## Problem description
Count how many lines in the data hold "value". Only the number.

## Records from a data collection
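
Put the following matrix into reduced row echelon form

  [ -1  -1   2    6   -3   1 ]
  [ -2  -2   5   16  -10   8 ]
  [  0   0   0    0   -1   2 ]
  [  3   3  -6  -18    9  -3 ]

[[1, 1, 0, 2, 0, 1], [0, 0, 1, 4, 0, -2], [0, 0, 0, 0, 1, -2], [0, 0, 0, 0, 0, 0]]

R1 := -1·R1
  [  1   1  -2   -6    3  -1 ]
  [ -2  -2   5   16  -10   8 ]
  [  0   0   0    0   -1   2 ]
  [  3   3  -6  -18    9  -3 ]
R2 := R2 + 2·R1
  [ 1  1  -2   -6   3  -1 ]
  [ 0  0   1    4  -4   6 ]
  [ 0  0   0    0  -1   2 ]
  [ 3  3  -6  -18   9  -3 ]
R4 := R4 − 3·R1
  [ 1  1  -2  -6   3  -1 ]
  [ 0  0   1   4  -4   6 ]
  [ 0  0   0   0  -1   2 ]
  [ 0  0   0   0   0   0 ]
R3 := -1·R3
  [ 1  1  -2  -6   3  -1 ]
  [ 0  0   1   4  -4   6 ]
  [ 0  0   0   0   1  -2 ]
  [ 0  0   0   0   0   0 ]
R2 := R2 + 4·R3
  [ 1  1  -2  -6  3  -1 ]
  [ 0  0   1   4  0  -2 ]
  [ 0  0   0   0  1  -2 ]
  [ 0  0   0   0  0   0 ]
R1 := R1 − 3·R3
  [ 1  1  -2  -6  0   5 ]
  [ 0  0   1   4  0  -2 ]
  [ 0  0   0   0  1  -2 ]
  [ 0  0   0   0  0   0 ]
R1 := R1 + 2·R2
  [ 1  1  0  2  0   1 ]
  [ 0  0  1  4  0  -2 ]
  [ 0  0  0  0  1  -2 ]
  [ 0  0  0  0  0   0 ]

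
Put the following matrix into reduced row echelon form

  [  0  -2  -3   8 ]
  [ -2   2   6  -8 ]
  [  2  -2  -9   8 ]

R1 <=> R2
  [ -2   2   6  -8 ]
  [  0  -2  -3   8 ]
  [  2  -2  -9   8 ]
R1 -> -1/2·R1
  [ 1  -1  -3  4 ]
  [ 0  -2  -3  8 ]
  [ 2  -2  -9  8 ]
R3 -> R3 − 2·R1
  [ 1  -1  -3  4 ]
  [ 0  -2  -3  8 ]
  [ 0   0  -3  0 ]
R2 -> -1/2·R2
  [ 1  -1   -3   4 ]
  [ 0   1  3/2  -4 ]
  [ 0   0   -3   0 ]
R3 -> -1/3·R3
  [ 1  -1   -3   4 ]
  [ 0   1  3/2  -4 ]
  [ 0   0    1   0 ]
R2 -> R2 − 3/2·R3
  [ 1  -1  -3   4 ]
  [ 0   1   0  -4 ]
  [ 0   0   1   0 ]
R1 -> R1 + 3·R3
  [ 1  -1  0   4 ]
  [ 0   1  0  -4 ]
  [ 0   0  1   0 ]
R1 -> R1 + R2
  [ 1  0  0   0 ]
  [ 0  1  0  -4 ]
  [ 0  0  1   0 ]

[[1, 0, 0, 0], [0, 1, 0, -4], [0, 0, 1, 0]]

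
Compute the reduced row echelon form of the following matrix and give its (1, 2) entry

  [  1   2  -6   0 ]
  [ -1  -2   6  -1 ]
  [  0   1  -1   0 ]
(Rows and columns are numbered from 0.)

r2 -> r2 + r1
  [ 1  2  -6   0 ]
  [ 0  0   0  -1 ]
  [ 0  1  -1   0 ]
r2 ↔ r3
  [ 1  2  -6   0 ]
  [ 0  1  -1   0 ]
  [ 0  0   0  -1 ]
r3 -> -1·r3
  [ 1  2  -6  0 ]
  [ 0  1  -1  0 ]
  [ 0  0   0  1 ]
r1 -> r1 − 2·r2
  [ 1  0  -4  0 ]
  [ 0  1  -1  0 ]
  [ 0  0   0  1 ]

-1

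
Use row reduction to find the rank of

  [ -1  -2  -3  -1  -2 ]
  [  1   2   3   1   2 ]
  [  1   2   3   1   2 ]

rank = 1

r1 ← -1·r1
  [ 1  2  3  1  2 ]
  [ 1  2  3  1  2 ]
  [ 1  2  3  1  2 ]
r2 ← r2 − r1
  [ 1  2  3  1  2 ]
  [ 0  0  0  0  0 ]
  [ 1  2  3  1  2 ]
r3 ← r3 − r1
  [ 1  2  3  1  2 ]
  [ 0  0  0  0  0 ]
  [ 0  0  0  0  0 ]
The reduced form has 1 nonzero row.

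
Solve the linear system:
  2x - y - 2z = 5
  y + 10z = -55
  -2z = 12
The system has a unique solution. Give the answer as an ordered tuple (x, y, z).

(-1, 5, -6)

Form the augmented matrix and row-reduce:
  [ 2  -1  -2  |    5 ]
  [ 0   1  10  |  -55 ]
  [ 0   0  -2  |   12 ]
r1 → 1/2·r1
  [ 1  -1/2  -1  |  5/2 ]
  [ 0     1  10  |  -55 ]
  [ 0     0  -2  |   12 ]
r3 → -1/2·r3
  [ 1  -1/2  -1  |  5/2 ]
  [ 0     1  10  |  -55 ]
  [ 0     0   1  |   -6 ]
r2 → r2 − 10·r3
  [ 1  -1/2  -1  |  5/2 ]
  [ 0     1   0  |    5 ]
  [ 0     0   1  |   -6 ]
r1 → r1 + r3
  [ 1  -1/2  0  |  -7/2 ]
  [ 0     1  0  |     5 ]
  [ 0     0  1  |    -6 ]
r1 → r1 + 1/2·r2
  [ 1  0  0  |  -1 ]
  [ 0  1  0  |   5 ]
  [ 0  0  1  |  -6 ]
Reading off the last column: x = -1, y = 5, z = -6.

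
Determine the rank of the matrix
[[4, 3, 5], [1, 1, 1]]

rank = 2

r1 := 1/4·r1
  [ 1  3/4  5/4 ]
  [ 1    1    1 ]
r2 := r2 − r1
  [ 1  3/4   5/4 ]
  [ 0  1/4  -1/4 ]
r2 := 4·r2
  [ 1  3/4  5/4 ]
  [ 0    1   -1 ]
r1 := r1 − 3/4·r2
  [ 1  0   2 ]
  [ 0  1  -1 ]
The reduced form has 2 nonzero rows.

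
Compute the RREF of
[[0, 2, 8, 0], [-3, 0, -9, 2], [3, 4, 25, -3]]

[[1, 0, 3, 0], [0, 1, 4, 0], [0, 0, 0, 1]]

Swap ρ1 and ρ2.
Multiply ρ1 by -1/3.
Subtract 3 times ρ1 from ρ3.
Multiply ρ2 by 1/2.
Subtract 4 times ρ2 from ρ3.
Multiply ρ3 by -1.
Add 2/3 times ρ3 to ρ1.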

==

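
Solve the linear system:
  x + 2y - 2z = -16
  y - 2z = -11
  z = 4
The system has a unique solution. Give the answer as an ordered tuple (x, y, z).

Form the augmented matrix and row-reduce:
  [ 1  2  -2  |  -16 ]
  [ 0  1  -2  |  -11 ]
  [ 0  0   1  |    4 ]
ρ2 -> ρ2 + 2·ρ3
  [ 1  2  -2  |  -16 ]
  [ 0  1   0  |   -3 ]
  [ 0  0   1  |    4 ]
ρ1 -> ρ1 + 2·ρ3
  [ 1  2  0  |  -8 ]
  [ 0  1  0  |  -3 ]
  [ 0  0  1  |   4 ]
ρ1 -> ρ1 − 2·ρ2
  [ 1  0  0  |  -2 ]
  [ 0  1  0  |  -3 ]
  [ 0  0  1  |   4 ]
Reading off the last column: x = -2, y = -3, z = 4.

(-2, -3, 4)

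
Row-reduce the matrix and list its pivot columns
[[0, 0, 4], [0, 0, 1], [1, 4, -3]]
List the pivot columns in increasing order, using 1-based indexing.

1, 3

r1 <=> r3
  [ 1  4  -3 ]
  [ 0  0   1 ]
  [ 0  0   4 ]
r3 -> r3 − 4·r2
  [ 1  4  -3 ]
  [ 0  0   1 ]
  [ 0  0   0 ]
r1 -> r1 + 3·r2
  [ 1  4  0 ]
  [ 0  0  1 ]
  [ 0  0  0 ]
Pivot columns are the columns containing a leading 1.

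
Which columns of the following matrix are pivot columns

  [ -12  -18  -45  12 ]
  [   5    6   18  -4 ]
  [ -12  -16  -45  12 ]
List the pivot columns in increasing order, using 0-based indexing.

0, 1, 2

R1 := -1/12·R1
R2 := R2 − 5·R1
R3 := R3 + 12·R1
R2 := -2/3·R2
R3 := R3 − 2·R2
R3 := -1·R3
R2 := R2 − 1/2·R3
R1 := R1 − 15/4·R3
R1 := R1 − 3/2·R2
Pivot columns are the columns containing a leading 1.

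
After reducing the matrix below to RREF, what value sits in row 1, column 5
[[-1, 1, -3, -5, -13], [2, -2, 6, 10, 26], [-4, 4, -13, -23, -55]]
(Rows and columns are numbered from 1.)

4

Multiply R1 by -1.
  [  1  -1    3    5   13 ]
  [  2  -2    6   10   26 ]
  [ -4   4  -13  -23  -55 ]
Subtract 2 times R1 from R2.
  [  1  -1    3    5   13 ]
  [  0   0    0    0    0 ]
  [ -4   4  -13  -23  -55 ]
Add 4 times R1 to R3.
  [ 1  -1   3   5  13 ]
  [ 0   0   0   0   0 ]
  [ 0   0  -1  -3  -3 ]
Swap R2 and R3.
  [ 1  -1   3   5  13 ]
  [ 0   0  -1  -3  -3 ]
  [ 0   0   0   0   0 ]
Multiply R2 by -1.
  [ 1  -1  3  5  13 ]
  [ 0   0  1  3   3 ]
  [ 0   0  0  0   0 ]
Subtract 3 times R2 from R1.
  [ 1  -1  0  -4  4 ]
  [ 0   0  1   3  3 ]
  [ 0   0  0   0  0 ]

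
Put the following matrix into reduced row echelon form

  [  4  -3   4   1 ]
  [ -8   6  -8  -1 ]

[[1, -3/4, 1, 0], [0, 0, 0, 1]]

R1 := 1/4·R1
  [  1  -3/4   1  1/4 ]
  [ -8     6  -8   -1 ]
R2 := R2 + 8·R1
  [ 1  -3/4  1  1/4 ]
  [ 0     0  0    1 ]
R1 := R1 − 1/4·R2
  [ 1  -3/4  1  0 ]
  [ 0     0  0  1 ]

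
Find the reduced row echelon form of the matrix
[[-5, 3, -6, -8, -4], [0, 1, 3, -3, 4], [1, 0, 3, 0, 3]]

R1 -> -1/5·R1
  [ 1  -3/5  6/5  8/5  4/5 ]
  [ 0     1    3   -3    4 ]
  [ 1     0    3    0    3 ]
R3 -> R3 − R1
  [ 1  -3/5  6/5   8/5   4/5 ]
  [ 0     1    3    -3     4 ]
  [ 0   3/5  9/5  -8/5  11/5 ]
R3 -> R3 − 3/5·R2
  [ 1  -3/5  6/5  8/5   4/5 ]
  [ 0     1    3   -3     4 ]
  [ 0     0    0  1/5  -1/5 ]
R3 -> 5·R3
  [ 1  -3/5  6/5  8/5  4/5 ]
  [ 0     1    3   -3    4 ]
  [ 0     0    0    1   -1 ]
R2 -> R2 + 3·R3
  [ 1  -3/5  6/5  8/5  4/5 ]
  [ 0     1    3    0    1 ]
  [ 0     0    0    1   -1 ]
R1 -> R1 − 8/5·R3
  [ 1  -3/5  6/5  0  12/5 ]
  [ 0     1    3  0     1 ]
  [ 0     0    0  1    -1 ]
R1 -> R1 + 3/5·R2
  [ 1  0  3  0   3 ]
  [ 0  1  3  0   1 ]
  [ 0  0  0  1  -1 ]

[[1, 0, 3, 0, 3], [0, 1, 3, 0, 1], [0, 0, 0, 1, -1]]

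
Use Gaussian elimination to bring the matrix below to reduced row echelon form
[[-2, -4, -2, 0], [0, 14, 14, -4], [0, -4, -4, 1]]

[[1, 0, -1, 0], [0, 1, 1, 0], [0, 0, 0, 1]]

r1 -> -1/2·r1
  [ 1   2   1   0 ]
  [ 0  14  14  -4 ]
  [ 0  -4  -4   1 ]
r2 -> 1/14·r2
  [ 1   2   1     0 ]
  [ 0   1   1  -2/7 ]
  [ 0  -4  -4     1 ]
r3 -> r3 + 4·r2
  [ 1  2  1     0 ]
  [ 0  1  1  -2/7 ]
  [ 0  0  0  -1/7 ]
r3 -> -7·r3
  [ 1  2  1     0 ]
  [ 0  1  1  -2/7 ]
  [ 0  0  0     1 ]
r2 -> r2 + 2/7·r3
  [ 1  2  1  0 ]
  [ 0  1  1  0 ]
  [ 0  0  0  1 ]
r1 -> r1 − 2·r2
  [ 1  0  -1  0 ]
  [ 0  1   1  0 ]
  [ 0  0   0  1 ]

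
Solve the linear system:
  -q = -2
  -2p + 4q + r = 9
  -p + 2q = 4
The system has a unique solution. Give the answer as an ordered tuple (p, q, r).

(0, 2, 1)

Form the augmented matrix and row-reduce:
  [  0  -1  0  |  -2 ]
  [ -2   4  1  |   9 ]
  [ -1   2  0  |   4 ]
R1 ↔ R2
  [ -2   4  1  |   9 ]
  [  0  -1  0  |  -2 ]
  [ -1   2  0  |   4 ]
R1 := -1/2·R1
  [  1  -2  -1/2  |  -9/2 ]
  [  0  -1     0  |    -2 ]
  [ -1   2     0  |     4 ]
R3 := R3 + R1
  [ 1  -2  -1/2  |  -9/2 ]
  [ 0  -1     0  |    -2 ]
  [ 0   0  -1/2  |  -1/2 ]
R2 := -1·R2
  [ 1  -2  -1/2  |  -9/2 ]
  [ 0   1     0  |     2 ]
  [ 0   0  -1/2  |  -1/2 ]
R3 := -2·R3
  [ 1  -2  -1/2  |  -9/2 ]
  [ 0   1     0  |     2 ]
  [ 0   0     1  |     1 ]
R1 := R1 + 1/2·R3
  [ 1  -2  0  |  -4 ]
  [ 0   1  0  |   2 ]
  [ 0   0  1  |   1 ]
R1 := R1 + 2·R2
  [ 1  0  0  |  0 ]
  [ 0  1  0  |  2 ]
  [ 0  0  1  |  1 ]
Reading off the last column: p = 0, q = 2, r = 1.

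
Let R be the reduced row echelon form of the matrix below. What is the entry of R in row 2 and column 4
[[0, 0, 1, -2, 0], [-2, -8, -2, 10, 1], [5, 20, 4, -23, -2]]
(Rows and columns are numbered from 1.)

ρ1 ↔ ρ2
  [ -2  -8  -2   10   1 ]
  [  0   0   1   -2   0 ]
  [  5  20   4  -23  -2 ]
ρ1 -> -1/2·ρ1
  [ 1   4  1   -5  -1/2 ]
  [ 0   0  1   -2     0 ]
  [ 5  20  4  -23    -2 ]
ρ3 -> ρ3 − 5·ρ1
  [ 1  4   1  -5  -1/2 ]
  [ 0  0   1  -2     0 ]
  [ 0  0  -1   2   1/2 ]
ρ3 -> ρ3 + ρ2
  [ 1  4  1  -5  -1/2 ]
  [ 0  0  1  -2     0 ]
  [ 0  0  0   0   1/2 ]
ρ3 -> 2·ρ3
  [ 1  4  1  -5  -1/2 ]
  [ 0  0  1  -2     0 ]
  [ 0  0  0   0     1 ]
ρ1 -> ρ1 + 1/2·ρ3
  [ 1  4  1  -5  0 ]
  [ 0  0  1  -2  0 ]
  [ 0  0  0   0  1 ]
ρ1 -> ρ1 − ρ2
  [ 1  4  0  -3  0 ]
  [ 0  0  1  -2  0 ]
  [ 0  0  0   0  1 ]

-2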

* * *

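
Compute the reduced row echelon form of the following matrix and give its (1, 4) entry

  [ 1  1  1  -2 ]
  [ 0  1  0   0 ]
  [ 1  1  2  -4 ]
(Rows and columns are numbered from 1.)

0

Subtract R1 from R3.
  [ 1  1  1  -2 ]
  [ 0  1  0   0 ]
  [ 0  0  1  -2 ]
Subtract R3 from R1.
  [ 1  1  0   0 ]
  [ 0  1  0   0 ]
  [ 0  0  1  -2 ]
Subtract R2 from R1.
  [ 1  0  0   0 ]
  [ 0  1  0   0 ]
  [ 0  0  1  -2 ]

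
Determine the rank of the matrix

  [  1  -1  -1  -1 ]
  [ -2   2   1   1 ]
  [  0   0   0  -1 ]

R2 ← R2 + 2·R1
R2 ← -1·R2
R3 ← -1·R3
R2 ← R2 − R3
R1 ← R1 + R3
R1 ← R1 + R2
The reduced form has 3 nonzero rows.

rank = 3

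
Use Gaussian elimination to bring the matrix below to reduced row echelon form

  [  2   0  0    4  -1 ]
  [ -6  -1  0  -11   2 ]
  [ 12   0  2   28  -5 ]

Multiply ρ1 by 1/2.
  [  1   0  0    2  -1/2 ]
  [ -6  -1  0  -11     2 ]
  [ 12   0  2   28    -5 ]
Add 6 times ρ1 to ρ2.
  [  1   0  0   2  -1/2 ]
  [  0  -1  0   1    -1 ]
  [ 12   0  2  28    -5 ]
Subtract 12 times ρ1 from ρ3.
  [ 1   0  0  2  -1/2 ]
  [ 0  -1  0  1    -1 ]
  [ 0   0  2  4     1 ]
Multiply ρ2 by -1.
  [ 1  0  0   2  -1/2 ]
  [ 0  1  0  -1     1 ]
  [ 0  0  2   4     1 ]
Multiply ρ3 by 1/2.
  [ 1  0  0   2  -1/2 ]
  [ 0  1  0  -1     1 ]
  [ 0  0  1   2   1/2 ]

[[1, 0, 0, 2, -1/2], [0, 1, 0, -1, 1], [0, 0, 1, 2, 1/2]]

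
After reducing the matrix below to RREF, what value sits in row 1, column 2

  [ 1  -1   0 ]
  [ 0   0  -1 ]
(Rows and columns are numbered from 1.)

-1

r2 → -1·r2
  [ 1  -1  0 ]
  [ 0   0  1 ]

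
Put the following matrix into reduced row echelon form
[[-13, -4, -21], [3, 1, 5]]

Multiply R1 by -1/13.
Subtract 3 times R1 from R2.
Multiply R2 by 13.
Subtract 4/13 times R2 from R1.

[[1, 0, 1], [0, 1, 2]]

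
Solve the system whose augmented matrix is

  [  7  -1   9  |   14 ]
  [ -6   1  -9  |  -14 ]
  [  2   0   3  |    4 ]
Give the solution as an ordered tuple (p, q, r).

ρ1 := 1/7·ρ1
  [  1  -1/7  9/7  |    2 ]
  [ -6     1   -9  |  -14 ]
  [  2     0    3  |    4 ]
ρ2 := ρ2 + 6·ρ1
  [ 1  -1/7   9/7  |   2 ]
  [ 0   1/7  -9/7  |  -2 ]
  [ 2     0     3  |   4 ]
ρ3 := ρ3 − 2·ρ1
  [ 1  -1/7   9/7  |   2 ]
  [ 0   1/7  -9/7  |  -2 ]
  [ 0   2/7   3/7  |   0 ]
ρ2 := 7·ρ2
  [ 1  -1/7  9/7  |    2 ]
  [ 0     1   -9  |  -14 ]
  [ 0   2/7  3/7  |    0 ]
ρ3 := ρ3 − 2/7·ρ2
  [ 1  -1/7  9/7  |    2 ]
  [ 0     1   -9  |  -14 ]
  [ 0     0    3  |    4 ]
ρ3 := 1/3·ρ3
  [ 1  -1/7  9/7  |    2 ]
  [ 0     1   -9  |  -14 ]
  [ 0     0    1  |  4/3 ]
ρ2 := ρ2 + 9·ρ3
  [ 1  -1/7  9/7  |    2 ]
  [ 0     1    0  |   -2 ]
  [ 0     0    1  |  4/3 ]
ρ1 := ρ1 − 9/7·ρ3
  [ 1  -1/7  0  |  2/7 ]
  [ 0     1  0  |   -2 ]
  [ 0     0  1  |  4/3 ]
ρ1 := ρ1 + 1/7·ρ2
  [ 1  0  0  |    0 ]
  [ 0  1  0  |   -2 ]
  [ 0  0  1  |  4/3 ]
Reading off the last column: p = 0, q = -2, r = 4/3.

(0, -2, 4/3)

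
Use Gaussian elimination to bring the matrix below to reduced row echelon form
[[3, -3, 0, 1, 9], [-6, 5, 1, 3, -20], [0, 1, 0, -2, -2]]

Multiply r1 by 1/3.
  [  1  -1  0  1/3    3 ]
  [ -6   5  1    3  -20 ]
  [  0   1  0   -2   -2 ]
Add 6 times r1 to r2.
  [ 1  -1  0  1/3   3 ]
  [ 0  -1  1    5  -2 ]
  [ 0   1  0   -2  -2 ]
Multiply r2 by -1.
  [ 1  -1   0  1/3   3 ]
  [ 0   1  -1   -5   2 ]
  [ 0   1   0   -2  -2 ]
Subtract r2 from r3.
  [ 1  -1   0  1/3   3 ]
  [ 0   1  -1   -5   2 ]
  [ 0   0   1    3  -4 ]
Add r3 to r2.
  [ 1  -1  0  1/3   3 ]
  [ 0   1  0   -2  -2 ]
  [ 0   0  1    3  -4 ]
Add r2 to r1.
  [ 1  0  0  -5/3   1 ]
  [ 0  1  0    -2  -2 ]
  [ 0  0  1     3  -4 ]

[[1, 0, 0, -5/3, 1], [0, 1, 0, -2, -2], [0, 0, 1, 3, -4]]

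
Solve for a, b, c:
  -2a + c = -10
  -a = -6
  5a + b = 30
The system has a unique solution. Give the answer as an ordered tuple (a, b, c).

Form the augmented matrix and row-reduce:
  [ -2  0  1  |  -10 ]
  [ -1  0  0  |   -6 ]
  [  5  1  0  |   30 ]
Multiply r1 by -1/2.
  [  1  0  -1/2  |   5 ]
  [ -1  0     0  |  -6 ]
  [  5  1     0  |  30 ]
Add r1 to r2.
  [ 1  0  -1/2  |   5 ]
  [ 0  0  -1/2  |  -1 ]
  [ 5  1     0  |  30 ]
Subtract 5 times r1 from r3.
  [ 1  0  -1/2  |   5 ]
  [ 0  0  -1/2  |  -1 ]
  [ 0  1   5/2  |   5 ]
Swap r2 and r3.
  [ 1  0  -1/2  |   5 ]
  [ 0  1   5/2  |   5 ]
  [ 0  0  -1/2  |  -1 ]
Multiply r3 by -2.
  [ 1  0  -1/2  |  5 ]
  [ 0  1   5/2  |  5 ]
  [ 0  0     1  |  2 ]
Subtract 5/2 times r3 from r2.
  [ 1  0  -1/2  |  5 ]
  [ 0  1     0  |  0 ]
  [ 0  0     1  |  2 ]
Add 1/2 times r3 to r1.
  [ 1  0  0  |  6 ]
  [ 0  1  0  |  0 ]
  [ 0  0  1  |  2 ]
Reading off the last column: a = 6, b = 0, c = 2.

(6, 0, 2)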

## Output of the task
2